WHAT YOU WILL DO | Line by line, transcribe the data shown below.

Stored data |

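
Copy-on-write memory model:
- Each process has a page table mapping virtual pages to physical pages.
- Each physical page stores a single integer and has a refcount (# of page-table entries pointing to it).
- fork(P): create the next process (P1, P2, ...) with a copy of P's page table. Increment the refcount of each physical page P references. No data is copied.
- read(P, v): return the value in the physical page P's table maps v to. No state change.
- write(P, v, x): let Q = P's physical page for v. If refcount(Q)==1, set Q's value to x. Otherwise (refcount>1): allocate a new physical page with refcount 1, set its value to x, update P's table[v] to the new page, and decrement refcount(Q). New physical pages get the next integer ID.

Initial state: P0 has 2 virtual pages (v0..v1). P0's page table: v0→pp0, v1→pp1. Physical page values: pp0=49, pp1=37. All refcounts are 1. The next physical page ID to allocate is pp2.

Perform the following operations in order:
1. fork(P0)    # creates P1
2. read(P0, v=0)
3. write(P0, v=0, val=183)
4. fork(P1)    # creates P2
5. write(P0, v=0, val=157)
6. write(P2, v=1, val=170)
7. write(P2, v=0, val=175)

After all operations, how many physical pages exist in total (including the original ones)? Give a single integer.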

SOLVED PROBLEM |
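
Copy-on-write memory model:
- Each process has a page table mapping virtual pages to physical pages.
- Each physical page stores a single integer and has a refcount (# of page-table entries pointing to it).
- fork(P): create the next process (P1, P2, ...) with a copy of P's page table. Increment the refcount of each physical page P references. No data is copied.
- read(P, v): return the value in the physical page P's table maps v to. No state change.
- write(P, v, x): let Q = P's physical page for v. If refcount(Q)==1, set Q's value to x. Otherwise (refcount>1): allocate a new physical page with refcount 1, set its value to x, update P's table[v] to the new page, and decrement refcount(Q). New physical pages get the next integer ID.

Initial state: P0 has 2 virtual pages (v0..v1). P0's page table: v0→pp0, v1→pp1. Physical page values: pp0=49, pp1=37. All refcounts are 1. The next physical page ID to allocate is pp2.

Perform the following operations in order:
1. fork(P0)    # creates P1
2. read(P0, v=0)
3. write(P0, v=0, val=183)
4. fork(P1)    # creates P2
5. write(P0, v=0, val=157)
6. write(P2, v=1, val=170)
7. write(P2, v=0, val=175)

After all operations, how many physical pages exist in total (including the original ones)? Give a single integer.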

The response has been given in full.